[Exercise brief] Starting with the line that contains "Assume a planar surface. What" and stopping after the line that contains "- Hole 4: x", return each line below exactly as written, with no others.

──────── Input data

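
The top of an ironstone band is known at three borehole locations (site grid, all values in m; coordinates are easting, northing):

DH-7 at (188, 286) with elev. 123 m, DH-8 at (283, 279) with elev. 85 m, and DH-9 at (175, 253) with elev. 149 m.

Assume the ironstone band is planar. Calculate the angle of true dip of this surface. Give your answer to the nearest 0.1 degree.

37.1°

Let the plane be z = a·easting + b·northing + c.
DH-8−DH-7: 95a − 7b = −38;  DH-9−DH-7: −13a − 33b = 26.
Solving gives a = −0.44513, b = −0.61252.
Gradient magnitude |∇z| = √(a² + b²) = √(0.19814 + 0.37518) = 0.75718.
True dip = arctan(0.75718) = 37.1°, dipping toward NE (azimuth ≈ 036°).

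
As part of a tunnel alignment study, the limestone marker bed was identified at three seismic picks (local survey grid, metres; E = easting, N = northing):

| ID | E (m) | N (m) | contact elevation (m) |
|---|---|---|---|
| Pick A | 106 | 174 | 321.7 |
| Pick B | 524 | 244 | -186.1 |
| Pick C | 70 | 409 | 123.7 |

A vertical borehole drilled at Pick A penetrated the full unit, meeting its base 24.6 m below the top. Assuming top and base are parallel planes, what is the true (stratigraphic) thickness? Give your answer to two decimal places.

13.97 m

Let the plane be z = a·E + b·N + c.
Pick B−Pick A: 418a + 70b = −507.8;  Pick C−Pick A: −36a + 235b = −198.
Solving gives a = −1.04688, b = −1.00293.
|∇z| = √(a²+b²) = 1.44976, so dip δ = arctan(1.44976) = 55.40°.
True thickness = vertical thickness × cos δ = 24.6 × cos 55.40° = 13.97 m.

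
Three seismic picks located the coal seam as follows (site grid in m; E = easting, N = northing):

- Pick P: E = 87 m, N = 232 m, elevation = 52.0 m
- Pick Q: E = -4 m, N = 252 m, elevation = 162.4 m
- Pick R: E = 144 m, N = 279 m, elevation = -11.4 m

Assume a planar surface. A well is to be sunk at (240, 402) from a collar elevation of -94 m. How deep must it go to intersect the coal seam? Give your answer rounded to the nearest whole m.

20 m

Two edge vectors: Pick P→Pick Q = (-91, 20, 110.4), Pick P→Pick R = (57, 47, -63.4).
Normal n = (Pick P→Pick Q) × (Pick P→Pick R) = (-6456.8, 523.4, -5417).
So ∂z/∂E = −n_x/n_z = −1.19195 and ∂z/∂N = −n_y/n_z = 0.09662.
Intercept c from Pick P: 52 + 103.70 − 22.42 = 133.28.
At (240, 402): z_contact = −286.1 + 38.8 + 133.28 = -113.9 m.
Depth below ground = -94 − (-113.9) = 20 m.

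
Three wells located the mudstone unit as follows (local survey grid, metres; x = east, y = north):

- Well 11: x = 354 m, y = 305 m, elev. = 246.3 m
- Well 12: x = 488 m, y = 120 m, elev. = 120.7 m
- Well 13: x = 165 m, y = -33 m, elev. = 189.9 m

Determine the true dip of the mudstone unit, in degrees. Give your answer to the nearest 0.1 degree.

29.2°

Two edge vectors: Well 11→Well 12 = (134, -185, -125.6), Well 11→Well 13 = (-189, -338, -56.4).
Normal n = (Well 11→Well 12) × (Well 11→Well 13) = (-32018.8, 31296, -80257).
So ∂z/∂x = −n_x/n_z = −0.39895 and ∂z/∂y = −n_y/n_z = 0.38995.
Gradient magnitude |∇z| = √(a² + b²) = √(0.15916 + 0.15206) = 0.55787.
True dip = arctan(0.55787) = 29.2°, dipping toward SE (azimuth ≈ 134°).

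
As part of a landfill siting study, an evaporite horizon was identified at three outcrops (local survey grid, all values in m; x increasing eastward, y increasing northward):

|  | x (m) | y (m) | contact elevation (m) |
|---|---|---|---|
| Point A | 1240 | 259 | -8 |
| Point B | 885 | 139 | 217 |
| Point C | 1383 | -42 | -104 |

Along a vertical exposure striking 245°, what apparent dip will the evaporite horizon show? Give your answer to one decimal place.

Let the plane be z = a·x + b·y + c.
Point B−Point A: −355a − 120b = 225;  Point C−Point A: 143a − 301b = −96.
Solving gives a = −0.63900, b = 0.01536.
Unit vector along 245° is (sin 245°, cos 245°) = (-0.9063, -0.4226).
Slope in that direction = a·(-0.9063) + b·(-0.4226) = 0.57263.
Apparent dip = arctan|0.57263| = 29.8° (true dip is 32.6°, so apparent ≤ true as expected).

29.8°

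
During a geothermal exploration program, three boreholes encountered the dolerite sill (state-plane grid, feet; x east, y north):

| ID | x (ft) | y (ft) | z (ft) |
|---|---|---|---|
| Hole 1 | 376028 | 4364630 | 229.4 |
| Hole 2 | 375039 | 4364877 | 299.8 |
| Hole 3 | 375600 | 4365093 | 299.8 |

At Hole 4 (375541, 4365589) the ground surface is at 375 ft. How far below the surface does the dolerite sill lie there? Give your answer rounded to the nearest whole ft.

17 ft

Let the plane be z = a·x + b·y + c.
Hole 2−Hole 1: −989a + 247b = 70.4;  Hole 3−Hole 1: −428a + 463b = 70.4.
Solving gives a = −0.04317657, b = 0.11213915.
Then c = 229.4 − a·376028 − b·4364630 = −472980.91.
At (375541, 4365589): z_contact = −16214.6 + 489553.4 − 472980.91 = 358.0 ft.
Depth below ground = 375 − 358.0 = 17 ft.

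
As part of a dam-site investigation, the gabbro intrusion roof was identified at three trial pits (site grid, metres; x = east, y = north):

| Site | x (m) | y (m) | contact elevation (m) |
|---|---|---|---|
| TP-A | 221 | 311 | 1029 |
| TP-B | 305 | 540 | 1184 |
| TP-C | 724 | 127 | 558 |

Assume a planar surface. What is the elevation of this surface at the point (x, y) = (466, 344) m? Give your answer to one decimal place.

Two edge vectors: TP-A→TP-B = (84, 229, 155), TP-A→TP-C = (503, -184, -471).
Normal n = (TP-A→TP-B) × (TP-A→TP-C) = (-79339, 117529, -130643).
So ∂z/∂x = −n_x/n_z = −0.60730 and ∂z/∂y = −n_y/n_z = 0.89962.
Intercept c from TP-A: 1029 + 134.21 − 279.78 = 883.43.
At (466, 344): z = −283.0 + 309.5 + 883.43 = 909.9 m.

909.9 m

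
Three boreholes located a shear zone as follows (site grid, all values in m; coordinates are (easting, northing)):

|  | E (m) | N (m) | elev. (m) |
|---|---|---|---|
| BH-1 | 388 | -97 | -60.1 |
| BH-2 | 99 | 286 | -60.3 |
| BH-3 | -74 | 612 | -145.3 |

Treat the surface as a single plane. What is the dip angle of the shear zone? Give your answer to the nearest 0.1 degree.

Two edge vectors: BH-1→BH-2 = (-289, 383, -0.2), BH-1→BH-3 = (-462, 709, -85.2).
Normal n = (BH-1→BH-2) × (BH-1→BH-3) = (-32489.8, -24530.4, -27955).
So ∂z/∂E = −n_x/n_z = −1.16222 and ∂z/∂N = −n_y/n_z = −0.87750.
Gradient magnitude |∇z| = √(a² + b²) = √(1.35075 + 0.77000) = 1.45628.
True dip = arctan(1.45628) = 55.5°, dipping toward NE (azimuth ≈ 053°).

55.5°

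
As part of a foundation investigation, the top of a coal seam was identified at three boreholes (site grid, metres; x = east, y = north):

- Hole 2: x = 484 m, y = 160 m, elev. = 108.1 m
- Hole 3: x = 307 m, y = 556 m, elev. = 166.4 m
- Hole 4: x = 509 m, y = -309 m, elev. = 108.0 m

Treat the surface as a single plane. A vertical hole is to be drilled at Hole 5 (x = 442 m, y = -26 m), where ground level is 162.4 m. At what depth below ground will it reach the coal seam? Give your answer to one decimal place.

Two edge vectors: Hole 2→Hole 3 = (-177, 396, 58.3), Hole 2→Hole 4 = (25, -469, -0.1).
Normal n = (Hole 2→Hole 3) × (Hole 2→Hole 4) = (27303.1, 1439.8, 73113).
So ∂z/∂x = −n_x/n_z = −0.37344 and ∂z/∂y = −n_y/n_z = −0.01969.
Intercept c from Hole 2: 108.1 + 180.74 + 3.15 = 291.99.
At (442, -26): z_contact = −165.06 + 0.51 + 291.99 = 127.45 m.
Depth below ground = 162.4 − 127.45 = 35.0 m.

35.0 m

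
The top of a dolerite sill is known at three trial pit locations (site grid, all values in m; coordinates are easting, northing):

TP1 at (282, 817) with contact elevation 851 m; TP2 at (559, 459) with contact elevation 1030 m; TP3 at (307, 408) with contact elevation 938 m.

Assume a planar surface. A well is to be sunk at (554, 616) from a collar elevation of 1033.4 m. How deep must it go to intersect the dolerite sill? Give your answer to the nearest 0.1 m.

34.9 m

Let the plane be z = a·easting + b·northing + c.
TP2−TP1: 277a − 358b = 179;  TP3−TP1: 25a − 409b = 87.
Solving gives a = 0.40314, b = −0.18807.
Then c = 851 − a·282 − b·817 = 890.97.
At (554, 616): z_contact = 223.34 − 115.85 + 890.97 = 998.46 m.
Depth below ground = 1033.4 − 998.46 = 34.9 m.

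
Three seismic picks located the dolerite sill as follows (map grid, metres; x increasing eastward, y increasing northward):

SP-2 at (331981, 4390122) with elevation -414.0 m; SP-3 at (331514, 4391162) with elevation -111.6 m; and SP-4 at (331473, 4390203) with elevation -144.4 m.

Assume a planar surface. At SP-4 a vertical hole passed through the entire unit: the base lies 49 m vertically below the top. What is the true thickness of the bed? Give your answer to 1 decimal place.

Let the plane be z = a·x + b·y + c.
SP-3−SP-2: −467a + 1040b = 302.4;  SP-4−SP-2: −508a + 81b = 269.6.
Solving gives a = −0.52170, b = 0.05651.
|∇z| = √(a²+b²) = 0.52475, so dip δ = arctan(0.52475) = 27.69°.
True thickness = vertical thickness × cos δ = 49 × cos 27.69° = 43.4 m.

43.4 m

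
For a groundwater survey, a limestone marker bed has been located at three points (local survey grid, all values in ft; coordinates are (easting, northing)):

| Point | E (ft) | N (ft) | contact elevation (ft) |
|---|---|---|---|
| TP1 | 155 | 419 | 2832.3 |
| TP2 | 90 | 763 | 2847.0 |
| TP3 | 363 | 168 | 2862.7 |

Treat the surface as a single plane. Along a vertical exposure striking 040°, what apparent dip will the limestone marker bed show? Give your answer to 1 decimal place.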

────────────────

[Exercise response]
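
Assume a planar surface. What is the elevation of this surface at the point (x, y) = (466, 344) m? Give your answer to one decimal place.

Two edge vectors: TP-A→TP-B = (84, 229, 155), TP-A→TP-C = (503, -184, -471).
Normal n = (TP-A→TP-B) × (TP-A→TP-C) = (-79339, 117529, -130643).
So ∂z/∂x = −n_x/n_z = −0.60730 and ∂z/∂y = −n_y/n_z = 0.89962.
Intercept c from TP-A: 1029 + 134.21 − 279.78 = 883.43.
At (466, 344): z = −283.0 + 309.5 + 883.43 = 909.9 m.

909.9 m

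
Three boreholes located a shear zone as follows (site grid, all values in m; coordinates are (easting, northing)):

|  | E (m) | N (m) | elev. (m) |
|---|---|---|---|
| BH-1 | 388 | -97 | -60.1 |
| BH-2 | 99 | 286 | -60.3 |
| BH-3 | -74 | 612 | -145.3 |

Treat the surface as a single plane. What is the dip angle of the shear zone? Give your answer to the nearest 0.1 degree.

Two edge vectors: BH-1→BH-2 = (-289, 383, -0.2), BH-1→BH-3 = (-462, 709, -85.2).
Normal n = (BH-1→BH-2) × (BH-1→BH-3) = (-32489.8, -24530.4, -27955).
So ∂z/∂E = −n_x/n_z = −1.16222 and ∂z/∂N = −n_y/n_z = −0.87750.
Gradient magnitude |∇z| = √(a² + b²) = √(1.35075 + 0.77000) = 1.45628.
True dip = arctan(1.45628) = 55.5°, dipping toward NE (azimuth ≈ 053°).

55.5°

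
As part of a foundation investigation, the top of a coal seam was identified at three boreholes (site grid, metres; x = east, y = north):

- Hole 2: x = 484 m, y = 160 m, elev. = 108.1 m
- Hole 3: x = 307 m, y = 556 m, elev. = 166.4 m
- Hole 4: x = 509 m, y = -309 m, elev. = 108.0 m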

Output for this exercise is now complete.